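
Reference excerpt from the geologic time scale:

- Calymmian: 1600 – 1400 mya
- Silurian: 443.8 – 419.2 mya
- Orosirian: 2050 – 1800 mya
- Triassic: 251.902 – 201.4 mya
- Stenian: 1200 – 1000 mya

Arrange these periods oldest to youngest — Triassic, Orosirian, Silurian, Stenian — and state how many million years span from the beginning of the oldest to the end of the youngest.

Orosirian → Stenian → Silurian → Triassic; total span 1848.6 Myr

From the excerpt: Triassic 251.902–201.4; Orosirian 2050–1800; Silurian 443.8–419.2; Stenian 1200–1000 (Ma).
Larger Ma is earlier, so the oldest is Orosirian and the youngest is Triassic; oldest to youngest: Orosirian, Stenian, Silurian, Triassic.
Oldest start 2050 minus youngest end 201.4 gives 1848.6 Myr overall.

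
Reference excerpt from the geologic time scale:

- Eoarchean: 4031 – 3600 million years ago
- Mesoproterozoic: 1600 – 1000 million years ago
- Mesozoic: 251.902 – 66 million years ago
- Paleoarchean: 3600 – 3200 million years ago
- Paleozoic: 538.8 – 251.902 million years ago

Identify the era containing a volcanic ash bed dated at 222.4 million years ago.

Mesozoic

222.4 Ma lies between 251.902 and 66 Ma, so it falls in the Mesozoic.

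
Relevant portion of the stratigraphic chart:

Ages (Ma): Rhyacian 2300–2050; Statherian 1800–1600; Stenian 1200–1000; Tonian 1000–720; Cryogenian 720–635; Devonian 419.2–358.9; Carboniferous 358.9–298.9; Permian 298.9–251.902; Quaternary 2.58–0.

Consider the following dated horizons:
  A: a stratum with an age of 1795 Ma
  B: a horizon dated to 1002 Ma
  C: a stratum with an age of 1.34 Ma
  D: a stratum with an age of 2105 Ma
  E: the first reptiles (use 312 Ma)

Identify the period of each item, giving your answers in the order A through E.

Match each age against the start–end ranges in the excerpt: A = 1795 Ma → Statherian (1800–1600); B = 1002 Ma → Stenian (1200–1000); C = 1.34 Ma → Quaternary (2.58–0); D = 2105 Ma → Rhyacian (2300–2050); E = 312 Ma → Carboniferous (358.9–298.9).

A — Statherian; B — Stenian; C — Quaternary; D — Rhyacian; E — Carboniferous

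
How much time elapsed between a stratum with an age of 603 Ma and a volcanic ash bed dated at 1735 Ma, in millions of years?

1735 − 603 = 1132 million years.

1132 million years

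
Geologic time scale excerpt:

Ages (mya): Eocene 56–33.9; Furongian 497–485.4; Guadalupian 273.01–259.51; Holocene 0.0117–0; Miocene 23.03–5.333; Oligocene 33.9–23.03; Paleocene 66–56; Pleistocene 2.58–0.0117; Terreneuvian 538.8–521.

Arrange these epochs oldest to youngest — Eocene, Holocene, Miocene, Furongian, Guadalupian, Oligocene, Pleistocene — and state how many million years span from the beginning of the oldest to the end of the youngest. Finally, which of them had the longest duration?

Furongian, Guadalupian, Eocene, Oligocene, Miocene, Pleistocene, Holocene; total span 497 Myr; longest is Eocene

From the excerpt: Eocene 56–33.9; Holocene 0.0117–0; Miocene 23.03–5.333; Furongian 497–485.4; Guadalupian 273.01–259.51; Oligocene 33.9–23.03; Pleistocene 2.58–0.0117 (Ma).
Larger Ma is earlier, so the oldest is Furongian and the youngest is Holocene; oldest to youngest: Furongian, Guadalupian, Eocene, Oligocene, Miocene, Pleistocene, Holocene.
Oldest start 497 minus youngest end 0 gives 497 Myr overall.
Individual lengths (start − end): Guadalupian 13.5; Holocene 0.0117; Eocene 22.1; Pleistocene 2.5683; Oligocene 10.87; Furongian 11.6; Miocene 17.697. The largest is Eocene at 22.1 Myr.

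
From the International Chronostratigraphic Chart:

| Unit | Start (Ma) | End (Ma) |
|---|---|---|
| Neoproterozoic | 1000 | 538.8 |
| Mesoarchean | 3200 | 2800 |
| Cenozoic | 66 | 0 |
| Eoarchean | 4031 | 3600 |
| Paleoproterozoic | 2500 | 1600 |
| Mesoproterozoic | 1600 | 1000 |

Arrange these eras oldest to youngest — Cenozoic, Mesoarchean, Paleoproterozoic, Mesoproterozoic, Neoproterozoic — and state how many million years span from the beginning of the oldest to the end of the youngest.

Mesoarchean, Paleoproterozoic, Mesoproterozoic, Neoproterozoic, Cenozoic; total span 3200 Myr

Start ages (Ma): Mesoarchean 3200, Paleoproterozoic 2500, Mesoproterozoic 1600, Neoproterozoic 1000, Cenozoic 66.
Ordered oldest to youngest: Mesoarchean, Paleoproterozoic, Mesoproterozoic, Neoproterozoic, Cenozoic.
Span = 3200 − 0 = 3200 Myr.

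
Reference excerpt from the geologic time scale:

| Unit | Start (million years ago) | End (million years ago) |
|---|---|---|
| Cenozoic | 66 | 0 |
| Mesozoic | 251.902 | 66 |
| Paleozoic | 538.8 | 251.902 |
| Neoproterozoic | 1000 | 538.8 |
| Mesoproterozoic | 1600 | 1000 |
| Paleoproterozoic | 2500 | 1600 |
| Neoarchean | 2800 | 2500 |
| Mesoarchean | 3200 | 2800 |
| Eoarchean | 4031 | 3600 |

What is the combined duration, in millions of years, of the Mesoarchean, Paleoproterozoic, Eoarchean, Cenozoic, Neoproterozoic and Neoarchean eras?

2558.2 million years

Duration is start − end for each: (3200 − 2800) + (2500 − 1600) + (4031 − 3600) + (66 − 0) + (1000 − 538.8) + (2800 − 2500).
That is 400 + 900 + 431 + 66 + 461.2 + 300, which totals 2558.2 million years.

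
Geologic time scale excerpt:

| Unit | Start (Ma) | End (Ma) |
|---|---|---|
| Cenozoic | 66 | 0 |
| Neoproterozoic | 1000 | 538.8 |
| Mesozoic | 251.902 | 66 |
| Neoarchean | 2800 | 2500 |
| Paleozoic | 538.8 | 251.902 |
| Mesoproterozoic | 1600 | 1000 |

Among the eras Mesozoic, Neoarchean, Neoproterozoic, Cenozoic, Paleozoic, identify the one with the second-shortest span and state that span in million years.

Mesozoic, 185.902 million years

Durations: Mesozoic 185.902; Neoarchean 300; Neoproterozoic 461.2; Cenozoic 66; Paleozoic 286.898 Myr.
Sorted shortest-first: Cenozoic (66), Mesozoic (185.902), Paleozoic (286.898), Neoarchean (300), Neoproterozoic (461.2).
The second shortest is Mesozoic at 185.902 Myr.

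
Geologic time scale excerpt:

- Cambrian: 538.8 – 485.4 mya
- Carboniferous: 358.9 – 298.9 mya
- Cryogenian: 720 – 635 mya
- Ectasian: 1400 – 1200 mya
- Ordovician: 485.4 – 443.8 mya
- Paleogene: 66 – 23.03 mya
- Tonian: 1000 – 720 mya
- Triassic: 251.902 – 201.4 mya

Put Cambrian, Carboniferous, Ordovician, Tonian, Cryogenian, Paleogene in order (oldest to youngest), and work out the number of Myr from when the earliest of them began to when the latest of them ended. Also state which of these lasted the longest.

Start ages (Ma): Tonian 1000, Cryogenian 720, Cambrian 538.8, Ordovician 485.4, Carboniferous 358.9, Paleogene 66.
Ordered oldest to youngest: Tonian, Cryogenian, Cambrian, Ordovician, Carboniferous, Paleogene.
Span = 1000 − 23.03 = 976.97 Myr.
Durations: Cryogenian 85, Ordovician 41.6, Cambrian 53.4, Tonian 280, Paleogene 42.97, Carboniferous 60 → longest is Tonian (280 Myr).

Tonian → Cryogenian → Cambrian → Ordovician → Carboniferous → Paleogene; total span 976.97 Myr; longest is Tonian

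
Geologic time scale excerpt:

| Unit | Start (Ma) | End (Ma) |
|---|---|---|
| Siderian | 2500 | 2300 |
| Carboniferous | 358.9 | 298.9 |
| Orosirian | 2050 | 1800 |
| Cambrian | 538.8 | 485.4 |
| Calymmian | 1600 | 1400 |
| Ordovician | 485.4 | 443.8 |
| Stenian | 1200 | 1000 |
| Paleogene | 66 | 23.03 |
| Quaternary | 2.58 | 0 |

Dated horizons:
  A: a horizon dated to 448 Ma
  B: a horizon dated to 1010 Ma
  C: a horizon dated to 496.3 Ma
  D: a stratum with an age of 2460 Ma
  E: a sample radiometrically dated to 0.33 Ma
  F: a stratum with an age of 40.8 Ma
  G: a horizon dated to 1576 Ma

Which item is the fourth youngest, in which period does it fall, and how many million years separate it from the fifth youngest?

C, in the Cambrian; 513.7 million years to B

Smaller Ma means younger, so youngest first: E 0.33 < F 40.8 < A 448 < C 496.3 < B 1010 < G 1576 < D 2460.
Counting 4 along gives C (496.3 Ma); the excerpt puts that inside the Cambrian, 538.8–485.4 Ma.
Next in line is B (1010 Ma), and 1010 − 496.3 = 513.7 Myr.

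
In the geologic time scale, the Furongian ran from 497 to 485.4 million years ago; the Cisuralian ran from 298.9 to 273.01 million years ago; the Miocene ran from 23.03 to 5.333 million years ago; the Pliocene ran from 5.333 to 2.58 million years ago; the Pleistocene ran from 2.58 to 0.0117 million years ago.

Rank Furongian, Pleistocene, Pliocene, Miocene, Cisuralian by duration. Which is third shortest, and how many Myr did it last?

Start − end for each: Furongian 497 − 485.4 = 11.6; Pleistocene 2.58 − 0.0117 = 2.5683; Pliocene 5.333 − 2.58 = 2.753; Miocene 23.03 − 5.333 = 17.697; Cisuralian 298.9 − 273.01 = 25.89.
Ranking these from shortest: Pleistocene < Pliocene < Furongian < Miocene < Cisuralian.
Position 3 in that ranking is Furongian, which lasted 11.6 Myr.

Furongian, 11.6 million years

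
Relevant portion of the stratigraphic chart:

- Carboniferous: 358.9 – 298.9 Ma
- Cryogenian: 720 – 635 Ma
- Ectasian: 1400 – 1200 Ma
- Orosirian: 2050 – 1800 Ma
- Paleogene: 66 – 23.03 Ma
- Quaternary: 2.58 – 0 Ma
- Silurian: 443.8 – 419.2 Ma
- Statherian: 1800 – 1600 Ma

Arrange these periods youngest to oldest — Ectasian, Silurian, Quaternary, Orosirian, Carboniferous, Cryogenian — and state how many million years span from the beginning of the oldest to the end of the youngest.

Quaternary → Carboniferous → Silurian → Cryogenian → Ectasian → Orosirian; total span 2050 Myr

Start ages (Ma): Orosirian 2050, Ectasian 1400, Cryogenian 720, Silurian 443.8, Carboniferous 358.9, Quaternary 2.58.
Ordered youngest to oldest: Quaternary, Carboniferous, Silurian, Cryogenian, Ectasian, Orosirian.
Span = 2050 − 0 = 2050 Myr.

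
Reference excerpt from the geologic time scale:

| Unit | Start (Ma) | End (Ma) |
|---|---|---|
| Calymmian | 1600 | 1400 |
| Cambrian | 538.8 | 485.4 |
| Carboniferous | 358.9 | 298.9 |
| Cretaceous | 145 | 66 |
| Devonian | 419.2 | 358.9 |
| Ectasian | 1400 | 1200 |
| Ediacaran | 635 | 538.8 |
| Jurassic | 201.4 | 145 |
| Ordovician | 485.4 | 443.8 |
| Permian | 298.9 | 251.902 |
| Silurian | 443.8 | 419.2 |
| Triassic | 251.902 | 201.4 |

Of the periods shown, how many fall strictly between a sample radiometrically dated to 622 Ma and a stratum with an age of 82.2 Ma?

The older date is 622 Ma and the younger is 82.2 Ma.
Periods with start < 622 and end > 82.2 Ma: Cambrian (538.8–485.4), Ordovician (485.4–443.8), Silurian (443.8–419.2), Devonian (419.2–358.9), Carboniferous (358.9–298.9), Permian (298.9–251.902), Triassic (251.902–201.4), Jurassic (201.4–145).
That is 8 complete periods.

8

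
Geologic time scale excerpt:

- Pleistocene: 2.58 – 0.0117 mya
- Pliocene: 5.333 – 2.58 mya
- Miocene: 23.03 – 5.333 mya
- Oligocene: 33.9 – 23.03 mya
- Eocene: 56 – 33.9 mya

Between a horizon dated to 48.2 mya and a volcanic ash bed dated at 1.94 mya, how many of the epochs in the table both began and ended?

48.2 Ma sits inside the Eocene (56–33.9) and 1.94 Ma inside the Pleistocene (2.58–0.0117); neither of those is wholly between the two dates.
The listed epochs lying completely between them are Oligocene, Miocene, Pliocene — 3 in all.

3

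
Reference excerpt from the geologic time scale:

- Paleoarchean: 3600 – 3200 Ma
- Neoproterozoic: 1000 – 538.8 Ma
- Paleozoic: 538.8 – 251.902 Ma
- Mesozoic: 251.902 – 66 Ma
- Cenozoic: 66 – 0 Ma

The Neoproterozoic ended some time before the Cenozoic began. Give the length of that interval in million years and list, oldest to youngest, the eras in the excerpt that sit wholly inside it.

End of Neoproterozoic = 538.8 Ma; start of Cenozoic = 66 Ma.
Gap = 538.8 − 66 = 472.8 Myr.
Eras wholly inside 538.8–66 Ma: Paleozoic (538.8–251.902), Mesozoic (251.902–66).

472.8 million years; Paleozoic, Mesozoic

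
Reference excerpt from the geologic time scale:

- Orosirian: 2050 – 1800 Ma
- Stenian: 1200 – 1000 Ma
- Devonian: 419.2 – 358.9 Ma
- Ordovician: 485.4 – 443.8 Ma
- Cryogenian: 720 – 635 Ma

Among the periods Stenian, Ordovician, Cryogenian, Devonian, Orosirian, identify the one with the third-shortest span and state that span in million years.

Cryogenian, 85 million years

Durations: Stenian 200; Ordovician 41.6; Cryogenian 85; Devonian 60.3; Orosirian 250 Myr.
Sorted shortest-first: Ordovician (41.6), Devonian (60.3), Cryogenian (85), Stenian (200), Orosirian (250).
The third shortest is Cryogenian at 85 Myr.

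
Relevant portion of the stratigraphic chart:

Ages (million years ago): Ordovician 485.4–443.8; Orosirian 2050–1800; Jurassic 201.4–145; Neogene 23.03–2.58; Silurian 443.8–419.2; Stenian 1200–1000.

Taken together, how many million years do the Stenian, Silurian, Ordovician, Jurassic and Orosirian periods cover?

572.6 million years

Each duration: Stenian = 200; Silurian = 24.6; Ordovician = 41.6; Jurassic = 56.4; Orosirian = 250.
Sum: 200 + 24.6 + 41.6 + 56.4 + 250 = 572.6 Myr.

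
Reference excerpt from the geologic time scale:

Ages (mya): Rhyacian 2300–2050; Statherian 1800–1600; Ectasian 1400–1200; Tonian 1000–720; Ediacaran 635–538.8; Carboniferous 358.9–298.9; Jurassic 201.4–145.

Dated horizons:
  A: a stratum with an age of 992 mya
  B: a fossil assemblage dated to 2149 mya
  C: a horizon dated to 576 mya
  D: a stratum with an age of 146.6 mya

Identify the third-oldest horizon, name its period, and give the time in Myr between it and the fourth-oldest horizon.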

#### What is expected
Identify the lines in the entries above that contain "Ediacaran", then copy them out.

#### Reply to the exercise
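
| Ediacaran | 635 | 538.8 |
Ages (mya): Rhyacian 2300–2050; Statherian 1800–1600; Ectasian 1400–1200; Tonian 1000–720; Ediacaran 635–538.8; Carboniferous 358.9–298.9; Jurassic 201.4–145.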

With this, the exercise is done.